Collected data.
↓↓↓

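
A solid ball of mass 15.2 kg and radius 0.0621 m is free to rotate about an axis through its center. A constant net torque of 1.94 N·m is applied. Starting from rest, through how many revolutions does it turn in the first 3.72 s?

I = (2/5)MR² = (2/5)(15.2)(0.0621)² = 0.02345 kg·m².
α = τ/I = 1.94/0.02345 = 82.74 rad/s².
θ = ½αt² = ½(82.74)(3.72)² = 572.5 rad.
Revolutions = θ/(2π) = 91.12.

≈ 91.1 revolutions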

↑↑↑

WHAT TO PRODUCE.
Every record above needs to be restated exactly.

EXERCISE RESPONSE.
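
A solid ball of mass 15.2 kg and radius 0.0621 m is free to rotate about an axis through its center. A constant net torque of 1.94 N·m is applied. Starting from rest, through how many revolutions does it turn in the first 3.72 s?

I = (2/5)MR² = (2/5)(15.2)(0.0621)² = 0.02345 kg·m².
α = τ/I = 1.94/0.02345 = 82.74 rad/s².
θ = ½αt² = ½(82.74)(3.72)² = 572.5 rad.
Revolutions = θ/(2π) = 91.12.

≈ 91.1 revolutions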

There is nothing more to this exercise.